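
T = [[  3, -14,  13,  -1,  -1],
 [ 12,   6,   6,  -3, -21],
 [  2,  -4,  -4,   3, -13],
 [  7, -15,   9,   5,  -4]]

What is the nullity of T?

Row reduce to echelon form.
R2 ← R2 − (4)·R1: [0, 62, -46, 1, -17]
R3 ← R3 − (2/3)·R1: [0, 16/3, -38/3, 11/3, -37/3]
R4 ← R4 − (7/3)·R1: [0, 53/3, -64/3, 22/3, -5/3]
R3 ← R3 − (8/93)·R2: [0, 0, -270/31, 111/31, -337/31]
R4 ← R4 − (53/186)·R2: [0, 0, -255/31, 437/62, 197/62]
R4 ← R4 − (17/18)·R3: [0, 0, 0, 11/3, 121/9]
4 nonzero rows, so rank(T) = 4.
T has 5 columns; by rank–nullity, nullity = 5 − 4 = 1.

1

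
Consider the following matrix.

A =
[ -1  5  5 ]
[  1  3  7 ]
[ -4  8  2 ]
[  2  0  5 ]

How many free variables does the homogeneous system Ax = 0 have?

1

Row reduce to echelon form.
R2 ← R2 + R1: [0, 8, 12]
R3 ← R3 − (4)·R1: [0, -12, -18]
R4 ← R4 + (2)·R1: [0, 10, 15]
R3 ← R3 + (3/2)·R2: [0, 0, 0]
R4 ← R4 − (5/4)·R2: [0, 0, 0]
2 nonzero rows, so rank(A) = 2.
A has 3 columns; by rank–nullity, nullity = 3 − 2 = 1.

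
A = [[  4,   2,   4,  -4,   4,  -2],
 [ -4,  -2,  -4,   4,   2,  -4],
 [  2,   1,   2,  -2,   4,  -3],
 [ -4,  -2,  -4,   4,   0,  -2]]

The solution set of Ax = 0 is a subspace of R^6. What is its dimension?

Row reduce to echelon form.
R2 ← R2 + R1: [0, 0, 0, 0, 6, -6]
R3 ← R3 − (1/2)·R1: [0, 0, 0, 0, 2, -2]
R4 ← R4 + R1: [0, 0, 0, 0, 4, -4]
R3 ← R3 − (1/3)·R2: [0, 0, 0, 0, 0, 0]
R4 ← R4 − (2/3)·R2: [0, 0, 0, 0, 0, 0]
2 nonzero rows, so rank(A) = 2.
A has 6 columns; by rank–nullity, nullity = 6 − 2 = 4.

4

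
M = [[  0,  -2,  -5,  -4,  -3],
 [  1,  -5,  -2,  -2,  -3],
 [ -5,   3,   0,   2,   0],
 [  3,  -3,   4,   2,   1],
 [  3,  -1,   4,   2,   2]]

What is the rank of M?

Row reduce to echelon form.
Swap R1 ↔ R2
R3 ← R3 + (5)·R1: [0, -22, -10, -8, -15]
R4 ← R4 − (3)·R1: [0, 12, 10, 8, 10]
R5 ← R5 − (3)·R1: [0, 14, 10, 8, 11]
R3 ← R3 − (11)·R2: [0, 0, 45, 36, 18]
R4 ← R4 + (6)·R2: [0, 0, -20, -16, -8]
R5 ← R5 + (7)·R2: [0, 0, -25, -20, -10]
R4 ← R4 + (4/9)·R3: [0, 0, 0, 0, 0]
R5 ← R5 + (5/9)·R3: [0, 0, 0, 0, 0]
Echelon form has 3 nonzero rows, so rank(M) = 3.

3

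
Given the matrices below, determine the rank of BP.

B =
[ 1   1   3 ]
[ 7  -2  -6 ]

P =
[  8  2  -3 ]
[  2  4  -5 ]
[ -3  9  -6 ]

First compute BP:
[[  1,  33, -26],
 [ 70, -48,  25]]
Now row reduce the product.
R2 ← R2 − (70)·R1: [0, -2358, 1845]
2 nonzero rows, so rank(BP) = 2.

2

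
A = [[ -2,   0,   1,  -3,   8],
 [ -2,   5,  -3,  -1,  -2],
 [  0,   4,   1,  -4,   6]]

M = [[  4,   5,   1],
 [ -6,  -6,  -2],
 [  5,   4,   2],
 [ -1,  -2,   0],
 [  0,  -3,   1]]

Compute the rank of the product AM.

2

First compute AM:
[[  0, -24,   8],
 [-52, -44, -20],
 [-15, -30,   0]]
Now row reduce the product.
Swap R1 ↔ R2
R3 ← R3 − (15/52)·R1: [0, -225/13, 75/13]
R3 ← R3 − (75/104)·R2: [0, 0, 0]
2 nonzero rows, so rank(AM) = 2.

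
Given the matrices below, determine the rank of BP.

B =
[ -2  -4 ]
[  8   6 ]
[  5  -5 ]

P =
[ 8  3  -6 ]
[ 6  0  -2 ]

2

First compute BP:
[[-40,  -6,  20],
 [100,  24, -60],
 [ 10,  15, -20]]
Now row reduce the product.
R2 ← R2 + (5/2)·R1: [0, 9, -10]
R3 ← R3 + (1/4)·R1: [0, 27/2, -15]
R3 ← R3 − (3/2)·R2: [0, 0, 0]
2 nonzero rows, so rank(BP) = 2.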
# # # # # # #
**WORK REQUEST:** For this exercise, retype the complete listing exactly.

**EXERCISE ANSWER:**
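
T = [[  3, -14,  13,  -1,  -1],
 [ 12,   6,   6,  -3, -21],
 [  2,  -4,  -4,   3, -13],
 [  7, -15,   9,   5,  -4]]

What is the nullity of T?

Row reduce to echelon form.
R2 ← R2 − (4)·R1: [0, 62, -46, 1, -17]
R3 ← R3 − (2/3)·R1: [0, 16/3, -38/3, 11/3, -37/3]
R4 ← R4 − (7/3)·R1: [0, 53/3, -64/3, 22/3, -5/3]
R3 ← R3 − (8/93)·R2: [0, 0, -270/31, 111/31, -337/31]
R4 ← R4 − (53/186)·R2: [0, 0, -255/31, 437/62, 197/62]
R4 ← R4 − (17/18)·R3: [0, 0, 0, 11/3, 121/9]
4 nonzero rows, so rank(T) = 4.
T has 5 columns; by rank–nullity, nullity = 5 − 4 = 1.

1

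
Consider the following matrix.

A =
[ -1  5  5 ]
[  1  3  7 ]
[ -4  8  2 ]
[  2  0  5 ]

How many free variables does the homogeneous system Ax = 0 have?

1

Row reduce to echelon form.
R2 ← R2 + R1: [0, 8, 12]
R3 ← R3 − (4)·R1: [0, -12, -18]
R4 ← R4 + (2)·R1: [0, 10, 15]
R3 ← R3 + (3/2)·R2: [0, 0, 0]
R4 ← R4 − (5/4)·R2: [0, 0, 0]
2 nonzero rows, so rank(A) = 2.
A has 3 columns; by rank–nullity, nullity = 3 − 2 = 1.

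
A = [[  4,   2,   4,  -4,   4,  -2],
 [ -4,  -2,  -4,   4,   2,  -4],
 [  2,   1,   2,  -2,   4,  -3],
 [ -4,  -2,  -4,   4,   0,  -2]]

The solution set of Ax = 0 is a subspace of R^6. What is its dimension?

Row reduce to echelon form.
R2 ← R2 + R1: [0, 0, 0, 0, 6, -6]
R3 ← R3 − (1/2)·R1: [0, 0, 0, 0, 2, -2]
R4 ← R4 + R1: [0, 0, 0, 0, 4, -4]
R3 ← R3 − (1/3)·R2: [0, 0, 0, 0, 0, 0]
R4 ← R4 − (2/3)·R2: [0, 0, 0, 0, 0, 0]
2 nonzero rows, so rank(A) = 2.
A has 6 columns; by rank–nullity, nullity = 6 − 2 = 4.

4

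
M = [[  0,  -2,  -5,  -4,  -3],
 [  1,  -5,  -2,  -2,  -3],
 [ -5,   3,   0,   2,   0],
 [  3,  -3,   4,   2,   1],
 [  3,  -1,   4,   2,   2]]

What is the rank of M?

Row reduce to echelon form.
Swap R1 ↔ R2
R3 ← R3 + (5)·R1: [0, -22, -10, -8, -15]
R4 ← R4 − (3)·R1: [0, 12, 10, 8, 10]
R5 ← R5 − (3)·R1: [0, 14, 10, 8, 11]
R3 ← R3 − (11)·R2: [0, 0, 45, 36, 18]
R4 ← R4 + (6)·R2: [0, 0, -20, -16, -8]
R5 ← R5 + (7)·R2: [0, 0, -25, -20, -10]
R4 ← R4 + (4/9)·R3: [0, 0, 0, 0, 0]
R5 ← R5 + (5/9)·R3: [0, 0, 0, 0, 0]
Echelon form has 3 nonzero rows, so rank(M) = 3.

3

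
Given the matrices below, determine the rank of BP.

B =
[ 1   1   3 ]
[ 7  -2  -6 ]

P =
[  8  2  -3 ]
[  2  4  -5 ]
[ -3  9  -6 ]

First compute BP:
[[  1,  33, -26],
 [ 70, -48,  25]]
Now row reduce the product.
R2 ← R2 − (70)·R1: [0, -2358, 1845]
2 nonzero rows, so rank(BP) = 2.

2

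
A = [[ -2,   0,   1,  -3,   8],
 [ -2,   5,  -3,  -1,  -2],
 [  0,   4,   1,  -4,   6]]

M = [[  4,   5,   1],
 [ -6,  -6,  -2],
 [  5,   4,   2],
 [ -1,  -2,   0],
 [  0,  -3,   1]]

Compute the rank of the product AM.

2

First compute AM:
[[  0, -24,   8],
 [-52, -44, -20],
 [-15, -30,   0]]
Now row reduce the product.
Swap R1 ↔ R2
R3 ← R3 − (15/52)·R1: [0, -225/13, 75/13]
R3 ← R3 − (75/104)·R2: [0, 0, 0]
2 nonzero rows, so rank(AM) = 2.

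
Given the matrices below, determine the rank of BP.

B =
[ -2  -4 ]
[  8   6 ]
[  5  -5 ]

P =
[ 8  3  -6 ]
[ 6  0  -2 ]

2

First compute BP:
[[-40,  -6,  20],
 [100,  24, -60],
 [ 10,  15, -20]]
Now row reduce the product.
R2 ← R2 + (5/2)·R1: [0, 9, -10]
R3 ← R3 + (1/4)·R1: [0, 27/2, -15]
R3 ← R3 − (3/2)·R2: [0, 0, 0]
2 nonzero rows, so rank(BP) = 2.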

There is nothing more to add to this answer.